Records for this exercise —
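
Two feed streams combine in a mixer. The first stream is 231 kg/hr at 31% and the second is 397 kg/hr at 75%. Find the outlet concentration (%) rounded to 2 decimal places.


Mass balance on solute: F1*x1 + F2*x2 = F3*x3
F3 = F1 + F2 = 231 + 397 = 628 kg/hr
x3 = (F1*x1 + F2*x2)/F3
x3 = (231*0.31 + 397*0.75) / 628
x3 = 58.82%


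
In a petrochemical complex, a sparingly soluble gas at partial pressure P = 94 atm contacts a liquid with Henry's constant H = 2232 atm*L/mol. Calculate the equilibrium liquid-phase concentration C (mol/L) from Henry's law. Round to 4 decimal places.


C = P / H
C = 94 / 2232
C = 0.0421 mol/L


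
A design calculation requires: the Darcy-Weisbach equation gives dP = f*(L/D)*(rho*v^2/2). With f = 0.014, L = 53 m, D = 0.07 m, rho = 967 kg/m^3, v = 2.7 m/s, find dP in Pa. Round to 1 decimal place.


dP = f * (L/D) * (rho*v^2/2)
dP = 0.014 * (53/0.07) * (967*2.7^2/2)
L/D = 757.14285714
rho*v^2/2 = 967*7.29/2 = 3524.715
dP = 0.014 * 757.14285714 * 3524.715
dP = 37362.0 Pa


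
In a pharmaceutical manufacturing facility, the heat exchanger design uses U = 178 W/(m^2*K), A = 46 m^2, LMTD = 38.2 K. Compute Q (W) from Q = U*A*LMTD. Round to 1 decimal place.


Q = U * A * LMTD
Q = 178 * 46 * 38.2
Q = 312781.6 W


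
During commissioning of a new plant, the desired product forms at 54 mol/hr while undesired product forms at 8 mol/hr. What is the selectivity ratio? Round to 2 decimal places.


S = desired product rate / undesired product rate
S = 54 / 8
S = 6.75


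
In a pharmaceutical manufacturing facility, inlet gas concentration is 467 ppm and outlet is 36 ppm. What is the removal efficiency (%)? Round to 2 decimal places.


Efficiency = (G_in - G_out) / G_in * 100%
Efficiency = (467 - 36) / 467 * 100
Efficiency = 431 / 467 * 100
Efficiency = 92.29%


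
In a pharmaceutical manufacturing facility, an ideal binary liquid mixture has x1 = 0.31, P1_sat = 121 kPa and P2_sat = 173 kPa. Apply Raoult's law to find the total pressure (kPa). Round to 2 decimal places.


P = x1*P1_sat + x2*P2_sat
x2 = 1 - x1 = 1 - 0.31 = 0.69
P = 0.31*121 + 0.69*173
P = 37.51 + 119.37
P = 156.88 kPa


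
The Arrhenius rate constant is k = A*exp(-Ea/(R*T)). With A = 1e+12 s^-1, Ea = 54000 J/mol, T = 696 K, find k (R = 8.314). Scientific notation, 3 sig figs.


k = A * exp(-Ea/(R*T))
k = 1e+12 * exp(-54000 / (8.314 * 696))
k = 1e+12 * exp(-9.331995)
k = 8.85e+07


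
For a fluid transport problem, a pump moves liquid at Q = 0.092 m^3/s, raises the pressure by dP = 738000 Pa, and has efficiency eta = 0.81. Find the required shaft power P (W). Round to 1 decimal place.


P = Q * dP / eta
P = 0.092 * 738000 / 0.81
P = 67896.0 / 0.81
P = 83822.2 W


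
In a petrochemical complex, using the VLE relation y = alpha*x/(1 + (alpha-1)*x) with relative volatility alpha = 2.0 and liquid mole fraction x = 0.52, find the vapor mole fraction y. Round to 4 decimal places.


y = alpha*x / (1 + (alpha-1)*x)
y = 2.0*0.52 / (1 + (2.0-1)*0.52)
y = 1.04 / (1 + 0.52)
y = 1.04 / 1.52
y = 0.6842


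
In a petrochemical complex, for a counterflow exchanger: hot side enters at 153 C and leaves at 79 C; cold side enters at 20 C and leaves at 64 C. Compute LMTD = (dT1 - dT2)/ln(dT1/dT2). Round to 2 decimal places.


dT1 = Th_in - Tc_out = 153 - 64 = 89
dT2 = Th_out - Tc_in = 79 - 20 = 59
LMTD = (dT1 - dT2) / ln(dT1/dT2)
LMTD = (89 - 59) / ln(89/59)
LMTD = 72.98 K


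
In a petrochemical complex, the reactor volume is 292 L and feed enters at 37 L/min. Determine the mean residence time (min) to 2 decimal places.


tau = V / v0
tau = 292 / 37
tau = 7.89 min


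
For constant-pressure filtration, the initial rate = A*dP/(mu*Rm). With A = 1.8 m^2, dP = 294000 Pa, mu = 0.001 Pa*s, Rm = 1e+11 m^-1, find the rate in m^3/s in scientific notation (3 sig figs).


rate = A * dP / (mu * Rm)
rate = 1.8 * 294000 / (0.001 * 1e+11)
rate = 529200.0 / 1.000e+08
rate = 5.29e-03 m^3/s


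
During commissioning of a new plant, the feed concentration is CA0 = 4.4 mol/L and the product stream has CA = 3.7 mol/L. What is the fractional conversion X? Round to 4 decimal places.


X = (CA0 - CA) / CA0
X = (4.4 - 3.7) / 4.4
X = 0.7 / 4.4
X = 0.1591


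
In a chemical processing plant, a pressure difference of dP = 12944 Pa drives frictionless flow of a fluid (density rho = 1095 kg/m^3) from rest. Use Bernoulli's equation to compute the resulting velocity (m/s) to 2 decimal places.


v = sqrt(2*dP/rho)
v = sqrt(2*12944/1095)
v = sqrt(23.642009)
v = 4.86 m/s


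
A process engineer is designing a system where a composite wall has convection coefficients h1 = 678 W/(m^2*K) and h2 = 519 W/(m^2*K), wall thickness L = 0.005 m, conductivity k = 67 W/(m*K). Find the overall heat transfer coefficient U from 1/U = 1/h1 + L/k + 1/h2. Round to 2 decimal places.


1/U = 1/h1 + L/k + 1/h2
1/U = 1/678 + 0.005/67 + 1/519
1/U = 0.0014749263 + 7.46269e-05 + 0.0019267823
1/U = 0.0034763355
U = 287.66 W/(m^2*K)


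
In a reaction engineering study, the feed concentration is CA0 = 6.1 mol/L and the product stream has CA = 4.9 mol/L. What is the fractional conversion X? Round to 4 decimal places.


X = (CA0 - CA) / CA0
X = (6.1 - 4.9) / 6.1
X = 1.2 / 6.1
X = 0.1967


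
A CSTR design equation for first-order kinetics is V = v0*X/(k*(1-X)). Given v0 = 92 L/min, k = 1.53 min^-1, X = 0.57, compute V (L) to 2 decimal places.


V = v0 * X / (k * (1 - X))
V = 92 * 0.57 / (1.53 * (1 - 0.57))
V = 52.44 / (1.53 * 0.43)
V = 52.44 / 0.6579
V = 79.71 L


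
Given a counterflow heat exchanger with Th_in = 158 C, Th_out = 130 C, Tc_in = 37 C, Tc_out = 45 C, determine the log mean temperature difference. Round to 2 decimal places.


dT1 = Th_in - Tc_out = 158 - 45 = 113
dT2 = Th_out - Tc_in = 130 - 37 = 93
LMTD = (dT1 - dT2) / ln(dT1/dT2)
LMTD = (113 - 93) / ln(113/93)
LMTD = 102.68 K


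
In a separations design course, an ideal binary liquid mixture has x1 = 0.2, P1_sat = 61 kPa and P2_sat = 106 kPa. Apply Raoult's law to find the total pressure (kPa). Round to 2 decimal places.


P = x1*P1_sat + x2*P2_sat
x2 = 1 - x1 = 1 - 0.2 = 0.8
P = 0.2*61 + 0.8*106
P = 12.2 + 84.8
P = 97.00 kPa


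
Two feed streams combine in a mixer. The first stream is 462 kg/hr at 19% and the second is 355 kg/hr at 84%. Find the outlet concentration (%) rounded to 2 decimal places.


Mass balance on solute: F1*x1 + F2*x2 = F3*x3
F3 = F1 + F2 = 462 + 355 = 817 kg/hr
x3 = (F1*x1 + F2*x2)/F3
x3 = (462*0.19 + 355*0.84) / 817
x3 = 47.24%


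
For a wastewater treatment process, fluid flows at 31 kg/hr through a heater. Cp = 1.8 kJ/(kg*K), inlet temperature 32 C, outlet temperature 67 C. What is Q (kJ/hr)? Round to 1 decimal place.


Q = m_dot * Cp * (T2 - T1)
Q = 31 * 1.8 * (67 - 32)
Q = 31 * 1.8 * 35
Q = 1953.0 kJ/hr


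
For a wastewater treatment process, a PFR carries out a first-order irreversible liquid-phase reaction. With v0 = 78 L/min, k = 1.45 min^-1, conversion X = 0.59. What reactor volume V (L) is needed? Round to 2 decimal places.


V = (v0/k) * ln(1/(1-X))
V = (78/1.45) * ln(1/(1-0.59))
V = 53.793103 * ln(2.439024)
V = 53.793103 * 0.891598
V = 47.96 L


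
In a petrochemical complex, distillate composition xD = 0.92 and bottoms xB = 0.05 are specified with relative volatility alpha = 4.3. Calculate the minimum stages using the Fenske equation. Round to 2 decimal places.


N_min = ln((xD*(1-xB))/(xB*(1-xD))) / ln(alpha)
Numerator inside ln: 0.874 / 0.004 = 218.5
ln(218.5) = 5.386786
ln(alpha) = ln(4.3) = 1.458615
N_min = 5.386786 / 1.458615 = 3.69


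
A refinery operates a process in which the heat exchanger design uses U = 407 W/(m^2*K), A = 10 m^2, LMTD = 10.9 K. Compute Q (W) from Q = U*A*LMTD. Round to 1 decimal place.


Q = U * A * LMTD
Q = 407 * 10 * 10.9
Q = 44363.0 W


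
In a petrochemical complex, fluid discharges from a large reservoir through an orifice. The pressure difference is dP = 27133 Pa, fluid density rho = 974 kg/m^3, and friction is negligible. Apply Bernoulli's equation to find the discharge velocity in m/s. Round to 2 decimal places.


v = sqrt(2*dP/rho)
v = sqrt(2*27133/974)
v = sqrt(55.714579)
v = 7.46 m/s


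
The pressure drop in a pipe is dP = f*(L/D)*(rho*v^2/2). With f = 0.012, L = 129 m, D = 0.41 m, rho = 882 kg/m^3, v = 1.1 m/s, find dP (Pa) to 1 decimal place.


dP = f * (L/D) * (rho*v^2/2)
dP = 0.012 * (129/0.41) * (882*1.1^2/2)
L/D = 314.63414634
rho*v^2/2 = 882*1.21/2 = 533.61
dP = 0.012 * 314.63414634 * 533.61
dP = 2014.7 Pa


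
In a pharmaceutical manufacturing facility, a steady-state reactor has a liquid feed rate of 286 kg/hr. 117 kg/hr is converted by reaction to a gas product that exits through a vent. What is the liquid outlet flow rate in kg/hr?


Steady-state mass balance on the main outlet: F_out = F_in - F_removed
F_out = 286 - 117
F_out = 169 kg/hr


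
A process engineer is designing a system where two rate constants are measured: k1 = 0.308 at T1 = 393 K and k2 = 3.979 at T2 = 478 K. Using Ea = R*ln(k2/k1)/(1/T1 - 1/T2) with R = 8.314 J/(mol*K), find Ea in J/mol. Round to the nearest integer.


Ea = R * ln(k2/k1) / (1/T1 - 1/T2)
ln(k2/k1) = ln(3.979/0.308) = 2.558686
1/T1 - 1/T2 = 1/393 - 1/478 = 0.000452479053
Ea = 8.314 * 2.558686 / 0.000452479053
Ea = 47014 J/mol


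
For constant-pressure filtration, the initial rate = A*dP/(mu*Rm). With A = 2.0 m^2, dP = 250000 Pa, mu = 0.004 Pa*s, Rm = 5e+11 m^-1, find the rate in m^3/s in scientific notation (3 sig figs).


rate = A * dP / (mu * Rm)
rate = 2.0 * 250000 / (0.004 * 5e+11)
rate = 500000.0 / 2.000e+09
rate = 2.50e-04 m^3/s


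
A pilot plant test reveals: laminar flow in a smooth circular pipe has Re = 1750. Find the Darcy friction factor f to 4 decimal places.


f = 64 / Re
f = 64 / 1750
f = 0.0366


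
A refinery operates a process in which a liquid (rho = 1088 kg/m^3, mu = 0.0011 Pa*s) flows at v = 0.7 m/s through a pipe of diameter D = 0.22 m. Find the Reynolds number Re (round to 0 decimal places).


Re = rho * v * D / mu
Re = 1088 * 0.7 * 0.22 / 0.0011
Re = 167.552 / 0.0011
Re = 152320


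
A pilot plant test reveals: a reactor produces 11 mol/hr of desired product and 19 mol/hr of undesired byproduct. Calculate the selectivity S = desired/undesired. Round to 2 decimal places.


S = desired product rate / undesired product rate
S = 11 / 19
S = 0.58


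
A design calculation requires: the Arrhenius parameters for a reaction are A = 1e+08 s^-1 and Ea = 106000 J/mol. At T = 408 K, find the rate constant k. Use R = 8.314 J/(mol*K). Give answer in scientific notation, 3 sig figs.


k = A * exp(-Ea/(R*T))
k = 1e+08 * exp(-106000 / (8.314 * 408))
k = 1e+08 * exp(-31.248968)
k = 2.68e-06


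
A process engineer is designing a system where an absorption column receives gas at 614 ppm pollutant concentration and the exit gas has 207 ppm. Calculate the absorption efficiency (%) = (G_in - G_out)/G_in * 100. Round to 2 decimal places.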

Work request — Exactly the lines from the one containing "2.0 m^2, dP" through the final line above, and only those, should be given again.

Written answer —
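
For constant-pressure filtration, the initial rate = A*dP/(mu*Rm). With A = 2.0 m^2, dP = 250000 Pa, mu = 0.004 Pa*s, Rm = 5e+11 m^-1, find the rate in m^3/s in scientific notation (3 sig figs).


rate = A * dP / (mu * Rm)
rate = 2.0 * 250000 / (0.004 * 5e+11)
rate = 500000.0 / 2.000e+09
rate = 2.50e-04 m^3/s


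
A pilot plant test reveals: laminar flow in a smooth circular pipe has Re = 1750. Find the Darcy friction factor f to 4 decimal places.


f = 64 / Re
f = 64 / 1750
f = 0.0366


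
A refinery operates a process in which a liquid (rho = 1088 kg/m^3, mu = 0.0011 Pa*s) flows at v = 0.7 m/s through a pipe of diameter D = 0.22 m. Find the Reynolds number Re (round to 0 decimal places).


Re = rho * v * D / mu
Re = 1088 * 0.7 * 0.22 / 0.0011
Re = 167.552 / 0.0011
Re = 152320


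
A pilot plant test reveals: a reactor produces 11 mol/hr of desired product and 19 mol/hr of undesired byproduct. Calculate the selectivity S = desired/undesired. Round to 2 decimal places.


S = desired product rate / undesired product rate
S = 11 / 19
S = 0.58


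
A design calculation requires: the Arrhenius parameters for a reaction are A = 1e+08 s^-1 and Ea = 106000 J/mol. At T = 408 K, find the rate constant k. Use R = 8.314 J/(mol*K). Give answer in scientific notation, 3 sig figs.


k = A * exp(-Ea/(R*T))
k = 1e+08 * exp(-106000 / (8.314 * 408))
k = 1e+08 * exp(-31.248968)
k = 2.68e-06


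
A process engineer is designing a system where an absorption column receives gas at 614 ppm pollutant concentration and the exit gas has 207 ppm. Calculate the absorption efficiency (%) = (G_in - G_out)/G_in * 100. Round to 2 decimal places.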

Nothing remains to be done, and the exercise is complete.